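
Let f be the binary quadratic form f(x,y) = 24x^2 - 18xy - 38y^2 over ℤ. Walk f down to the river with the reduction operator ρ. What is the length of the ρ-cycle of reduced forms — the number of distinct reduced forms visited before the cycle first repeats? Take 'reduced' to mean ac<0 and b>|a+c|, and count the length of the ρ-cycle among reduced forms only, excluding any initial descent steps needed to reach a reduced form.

D = 3972, ⌊√D⌋ = 63
descent: ρ → (-38,18,24)  [lands on river]
river: ρ → (24,30,-32)
river: ρ → (-32,34,22)
river: ρ → (22,54,-12)
river: ρ → (-12,42,46)
river: ρ → (46,50,-8)
river: ρ → (-8,62,4)
river: ρ → (4,58,-38)
ρ-cycle length = 8 (tail of 1 descent step not counted)

8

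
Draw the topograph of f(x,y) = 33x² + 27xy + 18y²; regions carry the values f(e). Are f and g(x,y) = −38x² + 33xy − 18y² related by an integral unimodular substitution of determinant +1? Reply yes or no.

D₁ = -1647, D₂ = -1647
f: flip: (33,27,18)→(18,-27,33)
f: translate: b→9 (≡-27 mod 36), so (18,-27,33)→(18,9,24)
f: reduced (well bottom): (18,9,24) with a≤c, −a<b≤a
g is negative-definite; reduce −g:
−g: flip: (38,-33,18)→(18,33,38)
−g: translate: b→-3 (≡33 mod 36), so (18,33,38)→(18,-3,23)
−g: reduced (well bottom): (18,-3,23) with a≤c, −a<b≤a
flip sign back: reduced form of g is (-18,3,-23)
reduced forms (18, 9, 24) vs (-18, 3, -23) ⇒ inequivalent

no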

════

#### Assigned task:
Provide an exact copy of all the material.

#### Your solution:
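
Let f be the binary quadratic form f(x,y) = 24x^2 - 18xy - 38y^2 over ℤ. Walk f down to the river with the reduction operator ρ. What is the length of the ρ-cycle of reduced forms — the number of distinct reduced forms visited before the cycle first repeats? Take 'reduced' to mean ac<0 and b>|a+c|, and count the length of the ρ-cycle among reduced forms only, excluding any initial descent steps needed to reach a reduced form.

D = 3972, ⌊√D⌋ = 63
descent: ρ → (-38,18,24)  [lands on river]
river: ρ → (24,30,-32)
river: ρ → (-32,34,22)
river: ρ → (22,54,-12)
river: ρ → (-12,42,46)
river: ρ → (46,50,-8)
river: ρ → (-8,62,4)
river: ρ → (4,58,-38)
ρ-cycle length = 8 (tail of 1 descent step not counted)

8

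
Draw the topograph of f(x,y) = 33x² + 27xy + 18y²; regions carry the values f(e). Are f and g(x,y) = −38x² + 33xy − 18y² related by an integral unimodular substitution of determinant +1? Reply yes or no.

D₁ = -1647, D₂ = -1647
f: flip: (33,27,18)→(18,-27,33)
f: translate: b→9 (≡-27 mod 36), so (18,-27,33)→(18,9,24)
f: reduced (well bottom): (18,9,24) with a≤c, −a<b≤a
g is negative-definite; reduce −g:
−g: flip: (38,-33,18)→(18,33,38)
−g: translate: b→-3 (≡33 mod 36), so (18,33,38)→(18,-3,23)
−g: reduced (well bottom): (18,-3,23) with a≤c, −a<b≤a
flip sign back: reduced form of g is (-18,3,-23)
reduced forms (18, 9, 24) vs (-18, 3, -23) ⇒ inequivalent

no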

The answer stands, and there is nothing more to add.